Task item
All of the data below is to be output without alteration.

Saved entries

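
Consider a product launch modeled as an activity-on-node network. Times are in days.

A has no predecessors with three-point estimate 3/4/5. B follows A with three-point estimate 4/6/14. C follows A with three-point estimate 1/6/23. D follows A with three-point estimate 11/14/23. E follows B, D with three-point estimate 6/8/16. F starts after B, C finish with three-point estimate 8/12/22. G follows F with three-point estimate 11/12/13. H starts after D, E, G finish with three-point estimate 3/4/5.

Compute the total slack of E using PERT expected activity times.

te_A = (3 + 4·4 + 5)/6 = 24/6 = 4
te_B = (4 + 4·6 + 14)/6 = 42/6 = 7
te_C = (1 + 4·6 + 23)/6 = 48/6 = 8
te_D = (11 + 4·14 + 23)/6 = 90/6 = 15
te_E = (6 + 4·8 + 16)/6 = 54/6 = 9
te_F = (8 + 4·12 + 22)/6 = 78/6 = 13
te_G = (11 + 4·12 + 13)/6 = 72/6 = 12
te_H = (3 + 4·4 + 5)/6 = 24/6 = 4

Forward pass:
ES_A = 0; EF_A = 4
ES_B = 4; EF_B = 4+7 = 11
ES_C = 4; EF_C = 4+8 = 12
ES_D = 4; EF_D = 4+15 = 19
ES_E = max(EF_B=11, EF_D=19) = 19; EF_E = 19+9 = 28
ES_F = max(EF_B=11, EF_C=12) = 12; EF_F = 12+13 = 25
ES_G = 25; EF_G = 25+12 = 37
ES_H = max(EF_D=19, EF_E=28, EF_G=37) = 37; EF_H = 37+4 = 41
Expected project duration μ = 41 days. Critical path: A → C → F → G → H.

Backward pass:
LF_H = 41; LS_H = 41−4 = 37
LF_G = LS_H = 37; LS_G = 37−12 = 25
LF_F = LS_G = 25; LS_F = 25−13 = 12
LF_E = LS_H = 37; LS_E = 37−9 = 28
LF_D = min(LS_E=28, LS_H=37) = 28; LS_D = 28−15 = 13
LF_C = LS_F = 12; LS_C = 12−8 = 4
LF_B = min(LS_E=28, LS_F=12) = 12; LS_B = 12−7 = 5
LF_A = min(LS_B=5, LS_C=4, LS_D=13) = 4; LS_A = 4−4 = 0
Slack_E = LS_E − ES_E = 28 − 19 = 9

9 days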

Output below
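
Consider a product launch modeled as an activity-on-node network. Times are in days.

A has no predecessors with three-point estimate 3/4/5. B follows A with three-point estimate 4/6/14. C follows A with three-point estimate 1/6/23. D follows A with three-point estimate 11/14/23. E follows B, D with three-point estimate 6/8/16. F starts after B, C finish with three-point estimate 8/12/22. G follows F with three-point estimate 11/12/13. H starts after D, E, G finish with three-point estimate 3/4/5.

Compute the total slack of E using PERT expected activity times.

te_A = (3 + 4·4 + 5)/6 = 24/6 = 4
te_B = (4 + 4·6 + 14)/6 = 42/6 = 7
te_C = (1 + 4·6 + 23)/6 = 48/6 = 8
te_D = (11 + 4·14 + 23)/6 = 90/6 = 15
te_E = (6 + 4·8 + 16)/6 = 54/6 = 9
te_F = (8 + 4·12 + 22)/6 = 78/6 = 13
te_G = (11 + 4·12 + 13)/6 = 72/6 = 12
te_H = (3 + 4·4 + 5)/6 = 24/6 = 4

Forward pass:
ES_A = 0; EF_A = 4
ES_B = 4; EF_B = 4+7 = 11
ES_C = 4; EF_C = 4+8 = 12
ES_D = 4; EF_D = 4+15 = 19
ES_E = max(EF_B=11, EF_D=19) = 19; EF_E = 19+9 = 28
ES_F = max(EF_B=11, EF_C=12) = 12; EF_F = 12+13 = 25
ES_G = 25; EF_G = 25+12 = 37
ES_H = max(EF_D=19, EF_E=28, EF_G=37) = 37; EF_H = 37+4 = 41
Expected project duration μ = 41 days. Critical path: A → C → F → G → H.

Backward pass:
LF_H = 41; LS_H = 41−4 = 37
LF_G = LS_H = 37; LS_G = 37−12 = 25
LF_F = LS_G = 25; LS_F = 25−13 = 12
LF_E = LS_H = 37; LS_E = 37−9 = 28
LF_D = min(LS_E=28, LS_H=37) = 28; LS_D = 28−15 = 13
LF_C = LS_F = 12; LS_C = 12−8 = 4
LF_B = min(LS_E=28, LS_F=12) = 12; LS_B = 12−7 = 5
LF_A = min(LS_B=5, LS_C=4, LS_D=13) = 4; LS_A = 4−4 = 0
Slack_E = LS_E − ES_E = 28 − 19 = 9

9 days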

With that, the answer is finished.